— WORK REQUIRED —
Even the shortest line counts, so transcribe all the data exactly.

— Saved data entries —
───

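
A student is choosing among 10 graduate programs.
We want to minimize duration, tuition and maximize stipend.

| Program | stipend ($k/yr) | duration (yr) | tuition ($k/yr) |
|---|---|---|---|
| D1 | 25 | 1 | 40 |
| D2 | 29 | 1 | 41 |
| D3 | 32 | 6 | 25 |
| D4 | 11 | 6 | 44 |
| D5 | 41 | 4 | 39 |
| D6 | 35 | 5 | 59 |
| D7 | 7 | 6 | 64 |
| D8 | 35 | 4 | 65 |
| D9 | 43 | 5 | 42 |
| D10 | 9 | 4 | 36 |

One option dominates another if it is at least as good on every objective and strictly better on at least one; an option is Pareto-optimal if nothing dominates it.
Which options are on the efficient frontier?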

───

— SOLUTION TO THE PROBLEM —
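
A student is choosing among 10 graduate programs.
We want to minimize duration, tuition and maximize stipend.

| Program | stipend ($k/yr) | duration (yr) | tuition ($k/yr) |
|---|---|---|---|
| D1 | 25 | 1 | 40 |
| D2 | 29 | 1 | 41 |
| D3 | 32 | 6 | 25 |
| D4 | 11 | 6 | 44 |
| D5 | 41 | 4 | 39 |
| D6 | 35 | 5 | 59 |
| D7 | 7 | 6 | 64 |
| D8 | 35 | 4 | 65 |
| D9 | 43 | 5 | 42 |
| D10 | 9 | 4 | 36 |

One option dominates another if it is at least as good on every objective and strictly better on at least one; an option is Pareto-optimal if nothing dominates it.
Which options are on the efficient frontier?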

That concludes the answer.